Nothing outside the range is wanted. Repeat exactly the lines below from the one with "At landfall, Invest" through the one with "At the 12 UTC".
-- Excerpted records follows --
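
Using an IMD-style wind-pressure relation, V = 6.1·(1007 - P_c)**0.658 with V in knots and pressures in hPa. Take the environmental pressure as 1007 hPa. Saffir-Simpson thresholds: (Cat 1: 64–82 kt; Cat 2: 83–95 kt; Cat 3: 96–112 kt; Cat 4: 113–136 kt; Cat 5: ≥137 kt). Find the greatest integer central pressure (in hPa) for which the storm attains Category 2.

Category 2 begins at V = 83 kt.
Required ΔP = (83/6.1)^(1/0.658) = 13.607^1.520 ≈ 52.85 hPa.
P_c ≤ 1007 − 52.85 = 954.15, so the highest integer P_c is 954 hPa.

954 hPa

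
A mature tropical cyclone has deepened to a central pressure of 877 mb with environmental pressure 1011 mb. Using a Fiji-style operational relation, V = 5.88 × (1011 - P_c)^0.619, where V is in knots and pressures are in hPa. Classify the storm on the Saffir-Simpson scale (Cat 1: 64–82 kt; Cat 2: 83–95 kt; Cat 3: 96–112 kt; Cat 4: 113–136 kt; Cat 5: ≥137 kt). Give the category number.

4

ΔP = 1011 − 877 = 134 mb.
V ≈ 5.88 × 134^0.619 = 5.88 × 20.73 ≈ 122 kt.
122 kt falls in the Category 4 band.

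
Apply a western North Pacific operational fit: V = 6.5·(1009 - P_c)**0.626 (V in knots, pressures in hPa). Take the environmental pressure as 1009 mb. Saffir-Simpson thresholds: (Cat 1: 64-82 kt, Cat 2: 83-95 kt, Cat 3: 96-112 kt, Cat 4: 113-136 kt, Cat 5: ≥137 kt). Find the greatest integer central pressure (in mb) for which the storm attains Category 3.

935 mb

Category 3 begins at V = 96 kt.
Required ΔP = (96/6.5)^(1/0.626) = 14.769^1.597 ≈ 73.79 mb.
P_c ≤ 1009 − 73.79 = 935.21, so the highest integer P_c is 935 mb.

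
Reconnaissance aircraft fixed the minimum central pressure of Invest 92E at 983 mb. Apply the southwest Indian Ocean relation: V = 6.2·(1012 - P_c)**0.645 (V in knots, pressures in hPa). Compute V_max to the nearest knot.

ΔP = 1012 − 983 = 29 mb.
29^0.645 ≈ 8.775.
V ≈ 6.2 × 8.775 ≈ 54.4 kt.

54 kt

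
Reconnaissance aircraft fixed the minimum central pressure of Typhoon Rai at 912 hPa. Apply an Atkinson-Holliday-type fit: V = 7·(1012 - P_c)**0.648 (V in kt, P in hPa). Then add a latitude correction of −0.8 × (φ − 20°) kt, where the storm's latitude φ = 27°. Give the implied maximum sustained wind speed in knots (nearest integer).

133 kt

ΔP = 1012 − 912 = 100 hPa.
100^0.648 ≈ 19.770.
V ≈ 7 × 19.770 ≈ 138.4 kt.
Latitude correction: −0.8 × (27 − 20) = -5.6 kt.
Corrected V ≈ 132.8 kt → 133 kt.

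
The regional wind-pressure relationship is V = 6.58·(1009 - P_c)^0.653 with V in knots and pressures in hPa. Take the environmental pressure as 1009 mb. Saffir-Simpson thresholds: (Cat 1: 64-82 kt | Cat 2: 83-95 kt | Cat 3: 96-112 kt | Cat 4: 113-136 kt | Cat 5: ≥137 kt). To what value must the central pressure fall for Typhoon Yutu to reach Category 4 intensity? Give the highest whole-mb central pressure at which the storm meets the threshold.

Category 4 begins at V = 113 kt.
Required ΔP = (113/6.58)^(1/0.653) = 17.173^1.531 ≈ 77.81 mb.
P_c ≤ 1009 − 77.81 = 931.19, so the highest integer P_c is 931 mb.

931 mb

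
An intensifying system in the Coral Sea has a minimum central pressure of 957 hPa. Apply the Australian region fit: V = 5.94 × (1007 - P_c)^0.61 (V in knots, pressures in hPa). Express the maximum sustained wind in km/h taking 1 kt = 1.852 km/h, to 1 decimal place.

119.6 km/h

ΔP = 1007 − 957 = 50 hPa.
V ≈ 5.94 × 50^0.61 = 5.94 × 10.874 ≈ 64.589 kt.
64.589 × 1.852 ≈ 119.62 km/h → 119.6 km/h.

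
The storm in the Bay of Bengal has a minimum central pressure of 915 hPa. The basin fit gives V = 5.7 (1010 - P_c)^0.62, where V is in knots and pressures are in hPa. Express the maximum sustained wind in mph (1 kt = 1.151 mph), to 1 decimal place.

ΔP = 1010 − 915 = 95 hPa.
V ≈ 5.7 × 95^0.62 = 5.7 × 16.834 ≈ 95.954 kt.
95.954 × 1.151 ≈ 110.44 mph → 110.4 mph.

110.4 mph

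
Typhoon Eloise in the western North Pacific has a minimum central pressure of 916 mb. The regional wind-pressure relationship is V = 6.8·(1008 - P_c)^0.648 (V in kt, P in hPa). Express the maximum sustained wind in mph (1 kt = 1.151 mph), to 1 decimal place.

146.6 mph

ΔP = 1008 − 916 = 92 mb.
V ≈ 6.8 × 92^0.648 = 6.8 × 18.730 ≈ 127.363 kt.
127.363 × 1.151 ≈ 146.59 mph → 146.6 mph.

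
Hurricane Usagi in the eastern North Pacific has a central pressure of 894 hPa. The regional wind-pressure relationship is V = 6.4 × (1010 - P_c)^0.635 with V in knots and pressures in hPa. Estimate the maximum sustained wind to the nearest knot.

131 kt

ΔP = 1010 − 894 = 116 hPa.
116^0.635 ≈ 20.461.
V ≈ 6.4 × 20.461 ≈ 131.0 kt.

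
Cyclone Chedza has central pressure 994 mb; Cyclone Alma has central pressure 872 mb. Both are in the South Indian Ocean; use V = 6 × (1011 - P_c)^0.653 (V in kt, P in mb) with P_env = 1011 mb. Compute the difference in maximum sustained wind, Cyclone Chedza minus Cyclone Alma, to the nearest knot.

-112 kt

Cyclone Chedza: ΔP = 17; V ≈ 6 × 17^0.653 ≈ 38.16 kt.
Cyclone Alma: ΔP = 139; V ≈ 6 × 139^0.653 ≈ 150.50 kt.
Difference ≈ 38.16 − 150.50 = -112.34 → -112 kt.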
-- Excerpted records concluded --
-- Excerpted records follows --
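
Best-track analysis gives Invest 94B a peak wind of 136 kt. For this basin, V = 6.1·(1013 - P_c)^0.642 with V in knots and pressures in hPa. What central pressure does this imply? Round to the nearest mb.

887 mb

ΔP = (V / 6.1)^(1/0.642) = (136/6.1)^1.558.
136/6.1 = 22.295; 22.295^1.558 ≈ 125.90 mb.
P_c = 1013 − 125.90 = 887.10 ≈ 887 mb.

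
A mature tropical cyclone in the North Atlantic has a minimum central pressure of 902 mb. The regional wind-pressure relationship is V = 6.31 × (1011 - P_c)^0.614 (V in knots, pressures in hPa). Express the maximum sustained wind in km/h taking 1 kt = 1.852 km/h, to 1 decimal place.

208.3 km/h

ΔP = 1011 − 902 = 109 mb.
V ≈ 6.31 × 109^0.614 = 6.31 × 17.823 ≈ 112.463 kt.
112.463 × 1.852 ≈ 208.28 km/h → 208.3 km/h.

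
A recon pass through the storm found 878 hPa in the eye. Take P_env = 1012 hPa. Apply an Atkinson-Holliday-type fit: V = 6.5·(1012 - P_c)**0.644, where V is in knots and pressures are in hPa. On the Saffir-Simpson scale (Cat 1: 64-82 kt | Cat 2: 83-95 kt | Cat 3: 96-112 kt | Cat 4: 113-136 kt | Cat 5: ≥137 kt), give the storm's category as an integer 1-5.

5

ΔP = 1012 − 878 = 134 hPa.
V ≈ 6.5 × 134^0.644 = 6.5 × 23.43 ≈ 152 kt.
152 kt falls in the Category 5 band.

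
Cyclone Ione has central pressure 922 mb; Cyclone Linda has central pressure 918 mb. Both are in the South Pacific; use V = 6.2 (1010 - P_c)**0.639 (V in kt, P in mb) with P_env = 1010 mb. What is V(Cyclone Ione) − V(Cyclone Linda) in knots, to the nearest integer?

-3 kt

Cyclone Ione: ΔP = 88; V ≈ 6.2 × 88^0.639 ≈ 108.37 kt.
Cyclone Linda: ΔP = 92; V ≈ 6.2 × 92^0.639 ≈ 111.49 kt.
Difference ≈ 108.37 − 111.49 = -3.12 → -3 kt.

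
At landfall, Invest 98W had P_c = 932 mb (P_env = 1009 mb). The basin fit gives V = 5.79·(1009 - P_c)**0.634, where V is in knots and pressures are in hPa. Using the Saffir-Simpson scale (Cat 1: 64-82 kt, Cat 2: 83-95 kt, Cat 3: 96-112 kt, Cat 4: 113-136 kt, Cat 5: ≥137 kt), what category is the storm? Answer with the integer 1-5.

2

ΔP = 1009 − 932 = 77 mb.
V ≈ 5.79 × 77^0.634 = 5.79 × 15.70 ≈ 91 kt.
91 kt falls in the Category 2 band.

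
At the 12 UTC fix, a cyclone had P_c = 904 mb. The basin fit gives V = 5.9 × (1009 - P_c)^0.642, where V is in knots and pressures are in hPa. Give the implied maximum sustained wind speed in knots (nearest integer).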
-- Excerpted records concluded --
Your solution:
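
At landfall, Invest 98W had P_c = 932 mb (P_env = 1009 mb). The basin fit gives V = 5.79·(1009 - P_c)**0.634, where V is in knots and pressures are in hPa. Using the Saffir-Simpson scale (Cat 1: 64-82 kt, Cat 2: 83-95 kt, Cat 3: 96-112 kt, Cat 4: 113-136 kt, Cat 5: ≥137 kt), what category is the storm? Answer with the integer 1-5.

2

ΔP = 1009 − 932 = 77 mb.
V ≈ 5.79 × 77^0.634 = 5.79 × 15.70 ≈ 91 kt.
91 kt falls in the Category 2 band.

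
At the 12 UTC fix, a cyclone had P_c = 904 mb. The basin fit gives V = 5.9 × (1009 - P_c)^0.642, where V is in knots and pressures are in hPa. Give the implied maximum sustained wind speed in knots (nearest integer).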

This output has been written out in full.